Required work
Retype the records in full, exactly as they stand.
── Provided material
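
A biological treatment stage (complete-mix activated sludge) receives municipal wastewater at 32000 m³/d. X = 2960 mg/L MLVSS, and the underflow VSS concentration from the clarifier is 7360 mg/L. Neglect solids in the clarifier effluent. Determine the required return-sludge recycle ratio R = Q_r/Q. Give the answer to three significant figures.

R ≈ 0.673

Mass balance around the secondary clarifier (neglecting effluent solids): R = X / (X_r − X) = 2960 / (7360 − 2960) = 0.6727.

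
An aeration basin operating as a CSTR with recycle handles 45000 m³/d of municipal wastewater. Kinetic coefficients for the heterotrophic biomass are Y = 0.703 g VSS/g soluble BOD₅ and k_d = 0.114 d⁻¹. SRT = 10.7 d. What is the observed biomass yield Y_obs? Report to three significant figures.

Correct the yield for decay: Y_obs = Y/(1 + k_d θ_c) = 0.703 / (1 + 0.114 × 10.7) = 0.703 / 2.220 = 0.3167.

Y_obs ≈ 0.317 g VSS/g soluble BOD₅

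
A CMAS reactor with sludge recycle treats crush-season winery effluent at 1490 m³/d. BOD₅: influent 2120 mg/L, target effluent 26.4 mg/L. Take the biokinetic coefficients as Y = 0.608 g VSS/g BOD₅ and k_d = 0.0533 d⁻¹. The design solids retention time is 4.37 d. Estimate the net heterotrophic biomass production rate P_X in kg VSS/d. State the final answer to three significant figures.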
────
Answer box
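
A biological treatment stage (complete-mix activated sludge) receives municipal wastewater at 32000 m³/d. X = 2960 mg/L MLVSS, and the underflow VSS concentration from the clarifier is 7360 mg/L. Neglect solids in the clarifier effluent. Determine the required return-sludge recycle ratio R = Q_r/Q. Give the answer to three significant figures.

R ≈ 0.673

Mass balance around the secondary clarifier (neglecting effluent solids): R = X / (X_r − X) = 2960 / (7360 − 2960) = 0.6727.

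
An aeration basin operating as a CSTR with recycle handles 45000 m³/d of municipal wastewater. Kinetic coefficients for the heterotrophic biomass are Y = 0.703 g VSS/g soluble BOD₅ and k_d = 0.114 d⁻¹. SRT = 10.7 d. What is the observed biomass yield Y_obs? Report to three significant figures.

Correct the yield for decay: Y_obs = Y/(1 + k_d θ_c) = 0.703 / (1 + 0.114 × 10.7) = 0.703 / 2.220 = 0.3167.

Y_obs ≈ 0.317 g VSS/g soluble BOD₅

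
A CMAS reactor with sludge recycle treats crush-season winery effluent at 1490 m³/d. BOD₅: influent 2120 mg/L, target effluent 26.4 mg/L. Take the biokinetic coefficients as Y = 0.608 g VSS/g BOD₅ and k_d = 0.0533 d⁻¹. The design solids retention time is 4.37 d. Estimate the net heterotrophic biomass production rate P_X in kg VSS/d. State the final answer to three significant figures.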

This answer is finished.